Problem statement: For the data below, give again exactly the lines from the one containing "the relations below." through the one containing "z_h is smaller", both ends included, and no others.

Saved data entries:
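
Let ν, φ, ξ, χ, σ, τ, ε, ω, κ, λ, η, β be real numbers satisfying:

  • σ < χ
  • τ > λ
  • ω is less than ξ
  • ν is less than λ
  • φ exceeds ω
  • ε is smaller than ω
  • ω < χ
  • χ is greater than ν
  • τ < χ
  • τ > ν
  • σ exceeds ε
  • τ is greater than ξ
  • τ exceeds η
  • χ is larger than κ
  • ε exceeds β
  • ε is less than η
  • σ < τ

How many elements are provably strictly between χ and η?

1

The relations place η below χ. An element lies strictly between them when it is forced above η and also forced below χ.
Above η: {τ}. Below χ: {β, ε, ν, ω, ξ, σ, λ, κ, τ}.
Intersection: {τ} — 1.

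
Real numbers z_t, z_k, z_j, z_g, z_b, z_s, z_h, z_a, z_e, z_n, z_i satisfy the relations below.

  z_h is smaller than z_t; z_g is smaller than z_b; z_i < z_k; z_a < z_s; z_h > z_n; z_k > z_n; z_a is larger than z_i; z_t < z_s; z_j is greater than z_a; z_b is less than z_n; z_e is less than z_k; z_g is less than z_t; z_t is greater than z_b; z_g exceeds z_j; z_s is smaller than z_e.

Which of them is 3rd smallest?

The consecutive relations fix a unique order: z_i < z_a < z_j < z_g < z_b < z_n < z_h < z_t < z_s < z_e < z_k.
The 3rd smallest is z_j.

z_j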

Finished task:
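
Real numbers z_t, z_k, z_j, z_g, z_b, z_s, z_h, z_a, z_e, z_n, z_i satisfy the relations below.

  z_h is smaller than z_t; z_g is smaller than z_b; z_i < z_k; z_a < z_s; z_h > z_n; z_k > z_n; z_a is larger than z_i; z_t < z_s; z_j is greater than z_a; z_b is less than z_n; z_e is less than z_k; z_g is less than z_t; z_t is greater than z_b; z_g exceeds z_j; z_s is smaller than z_e.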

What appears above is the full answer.